Collected data entries:
►

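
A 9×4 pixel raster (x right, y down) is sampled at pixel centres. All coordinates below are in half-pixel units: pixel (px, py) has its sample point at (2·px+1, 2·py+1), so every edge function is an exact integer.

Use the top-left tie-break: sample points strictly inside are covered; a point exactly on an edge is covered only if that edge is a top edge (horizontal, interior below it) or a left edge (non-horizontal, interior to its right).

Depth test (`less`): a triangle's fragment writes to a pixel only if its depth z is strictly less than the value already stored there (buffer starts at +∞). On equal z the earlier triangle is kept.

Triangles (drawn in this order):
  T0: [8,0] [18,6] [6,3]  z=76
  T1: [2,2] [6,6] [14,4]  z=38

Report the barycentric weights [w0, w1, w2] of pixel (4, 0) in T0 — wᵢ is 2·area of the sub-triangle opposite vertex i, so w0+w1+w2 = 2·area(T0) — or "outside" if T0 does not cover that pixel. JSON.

T0:
  2·area = 42
  edge (8, 0)→(18, 6): d=(10,6) right/bottom  bias=-1
  edge (18, 6)→(6, 3): d=(-12,-3) top-left  bias=+0
  edge (6, 3)→(8, 0): d=(2,-3) top-left  bias=+0
    (4,0)@(9, 1): e=[4,33,5] → █
    (5,0)@(11, 1): e=[-8,39,11] → ·
    (3,1)@(7, 3): e=[36,3,3] → █
    (5,1)@(11, 3): e=[12,15,15] → █
    (6,1)@(13, 3): e=[0,21,21] → ·  [on edge]
    (3,2)@(7, 5): e=[56,-21,7] → ·
    (4,2)@(9, 5): e=[44,-15,13] → ·
    (5,2)@(11, 5): e=[32,-9,19] → ·
    (7,2)@(15, 5): e=[8,3,31] → █
    (8,2)@(17, 5): e=[-4,9,37] → ·
    (7,3)@(15, 7): e=[28,-21,35] → ·
  covered (5 px):
    · · · · █ · · · ·
    · · · █ █ █ · · ·
    · · · · · · · █ ·
    · · · · · · · · ·
T1:
  2·area = 40  (B↔C swapped to make it positive)
  edge (2, 2)→(14, 4): d=(12,2) right/bottom  bias=-1
  edge (14, 4)→(6, 6): d=(-8,2) right/bottom  bias=-1
  edge (6, 6)→(2, 2): d=(-4,-4) top-left  bias=+0
    (0,0)@(1, 1): e=[-10,50,0] → ·  [on edge]
    (1,1)@(3, 3): e=[10,30,0] → █  [on edge]
    (2,1)@(5, 3): e=[6,26,8] → █
    (3,1)@(7, 3): e=[2,22,16] → █
    (4,1)@(9, 3): e=[-2,18,24] → ·
    (1,2)@(3, 5): e=[34,14,-8] → ·
    (2,2)@(5, 5): e=[30,10,0] → █  [on edge]
    (4,2)@(9, 5): e=[22,2,16] → █
    (5,2)@(11, 5): e=[18,-2,24] → ·
    (2,3)@(5, 7): e=[54,-6,-8] → ·
    (3,3)@(7, 7): e=[50,-10,0] → ·  [on edge]
    (4,3)@(9, 7): e=[46,-14,8] → ·
  covered (6 px):
    · · · · · · · · ·
    · █ █ █ · · · · ·
    · · █ █ █ · · · ·
    · · · · · · · · ·

Answer: [33,5,4]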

◄

◆ Your task: Copy the data above. Keep each line exact.

◆ Expected output:
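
A 9×4 pixel raster (x right, y down) is sampled at pixel centres. All coordinates below are in half-pixel units: pixel (px, py) has its sample point at (2·px+1, 2·py+1), so every edge function is an exact integer.

Use the top-left tie-break: sample points strictly inside are covered; a point exactly on an edge is covered only if that edge is a top edge (horizontal, interior below it) or a left edge (non-horizontal, interior to its right).

Depth test (`less`): a triangle's fragment writes to a pixel only if its depth z is strictly less than the value already stored there (buffer starts at +∞). On equal z the earlier triangle is kept.

Triangles (drawn in this order):
  T0: [8,0] [18,6] [6,3]  z=76
  T1: [2,2] [6,6] [14,4]  z=38

Report the barycentric weights [w0, w1, w2] of pixel (4, 0) in T0 — wᵢ is 2·area of the sub-triangle opposite vertex i, so w0+w1+w2 = 2·area(T0) — or "outside" if T0 does not cover that pixel. JSON.

T0:
  2·area = 42
  edge (8, 0)→(18, 6): d=(10,6) right/bottom  bias=-1
  edge (18, 6)→(6, 3): d=(-12,-3) top-left  bias=+0
  edge (6, 3)→(8, 0): d=(2,-3) top-left  bias=+0
    (4,0)@(9, 1): e=[4,33,5] → █
    (5,0)@(11, 1): e=[-8,39,11] → ·
    (3,1)@(7, 3): e=[36,3,3] → █
    (5,1)@(11, 3): e=[12,15,15] → █
    (6,1)@(13, 3): e=[0,21,21] → ·  [on edge]
    (3,2)@(7, 5): e=[56,-21,7] → ·
    (4,2)@(9, 5): e=[44,-15,13] → ·
    (5,2)@(11, 5): e=[32,-9,19] → ·
    (7,2)@(15, 5): e=[8,3,31] → █
    (8,2)@(17, 5): e=[-4,9,37] → ·
    (7,3)@(15, 7): e=[28,-21,35] → ·
  covered (5 px):
    · · · · █ · · · ·
    · · · █ █ █ · · ·
    · · · · · · · █ ·
    · · · · · · · · ·
T1:
  2·area = 40  (B↔C swapped to make it positive)
  edge (2, 2)→(14, 4): d=(12,2) right/bottom  bias=-1
  edge (14, 4)→(6, 6): d=(-8,2) right/bottom  bias=-1
  edge (6, 6)→(2, 2): d=(-4,-4) top-left  bias=+0
    (0,0)@(1, 1): e=[-10,50,0] → ·  [on edge]
    (1,1)@(3, 3): e=[10,30,0] → █  [on edge]
    (2,1)@(5, 3): e=[6,26,8] → █
    (3,1)@(7, 3): e=[2,22,16] → █
    (4,1)@(9, 3): e=[-2,18,24] → ·
    (1,2)@(3, 5): e=[34,14,-8] → ·
    (2,2)@(5, 5): e=[30,10,0] → █  [on edge]
    (4,2)@(9, 5): e=[22,2,16] → █
    (5,2)@(11, 5): e=[18,-2,24] → ·
    (2,3)@(5, 7): e=[54,-6,-8] → ·
    (3,3)@(7, 7): e=[50,-10,0] → ·  [on edge]
    (4,3)@(9, 7): e=[46,-14,8] → ·
  covered (6 px):
    · · · · · · · · ·
    · █ █ █ · · · · ·
    · · █ █ █ · · · ·
    · · · · · · · · ·

Answer: [33,5,4]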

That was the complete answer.